THE PROBLEM:
Where does "word" appear in the data? Return each line that holds it.

RECORDS FOR THE TASK:

*** Begin section ***

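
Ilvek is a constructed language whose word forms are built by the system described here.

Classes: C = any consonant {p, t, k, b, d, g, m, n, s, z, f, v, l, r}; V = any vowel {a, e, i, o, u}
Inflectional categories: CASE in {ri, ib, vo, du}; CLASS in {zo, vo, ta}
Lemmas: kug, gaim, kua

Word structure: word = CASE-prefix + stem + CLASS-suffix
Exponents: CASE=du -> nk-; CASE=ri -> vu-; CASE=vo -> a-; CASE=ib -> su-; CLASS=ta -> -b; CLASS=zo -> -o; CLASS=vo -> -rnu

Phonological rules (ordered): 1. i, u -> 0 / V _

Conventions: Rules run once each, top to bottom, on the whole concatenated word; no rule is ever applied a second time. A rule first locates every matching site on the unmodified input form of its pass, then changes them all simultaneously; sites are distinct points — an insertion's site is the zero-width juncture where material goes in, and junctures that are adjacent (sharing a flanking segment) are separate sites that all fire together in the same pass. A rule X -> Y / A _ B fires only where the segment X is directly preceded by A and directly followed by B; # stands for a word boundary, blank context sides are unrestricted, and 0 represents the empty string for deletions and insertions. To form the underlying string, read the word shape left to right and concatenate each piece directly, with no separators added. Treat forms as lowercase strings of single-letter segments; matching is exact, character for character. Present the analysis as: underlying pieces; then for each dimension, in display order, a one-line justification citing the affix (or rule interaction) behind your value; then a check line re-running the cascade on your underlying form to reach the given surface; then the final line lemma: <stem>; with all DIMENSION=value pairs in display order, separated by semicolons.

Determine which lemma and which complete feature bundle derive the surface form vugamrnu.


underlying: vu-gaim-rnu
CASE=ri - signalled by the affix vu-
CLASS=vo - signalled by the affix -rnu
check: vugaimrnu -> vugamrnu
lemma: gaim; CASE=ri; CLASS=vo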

*** End section ***

ANSWER TO THE PROBLEM:
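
Ilvek is a constructed language whose word forms are built by the system described here.
Word structure: word = CASE-prefix + stem + CLASS-suffix
Conventions: Rules run once each, top to bottom, on the whole concatenated word; no rule is ever applied a second time. A rule first locates every matching site on the unmodified input form of its pass, then changes them all simultaneously; sites are distinct points — an insertion's site is the zero-width juncture where material goes in, and junctures that are adjacent (sharing a flanking segment) are separate sites that all fire together in the same pass. A rule X -> Y / A _ B fires only where the segment X is directly preceded by A and directly followed by B; # stands for a word boundary, blank context sides are unrestricted, and 0 represents the empty string for deletions and insertions. To form the underlying string, read the word shape left to right and concatenate each piece directly, with no separators added. Treat forms as lowercase strings of single-letter segments; matching is exact, character for character. Present the analysis as: underlying pieces; then for each dimension, in display order, a one-line justification citing the affix (or rule interaction) behind your value; then a check line re-running the cascade on your underlying form to reach the given surface; then the final line lemma: <stem>; with all DIMENSION=value pairs in display order, separated by semicolons.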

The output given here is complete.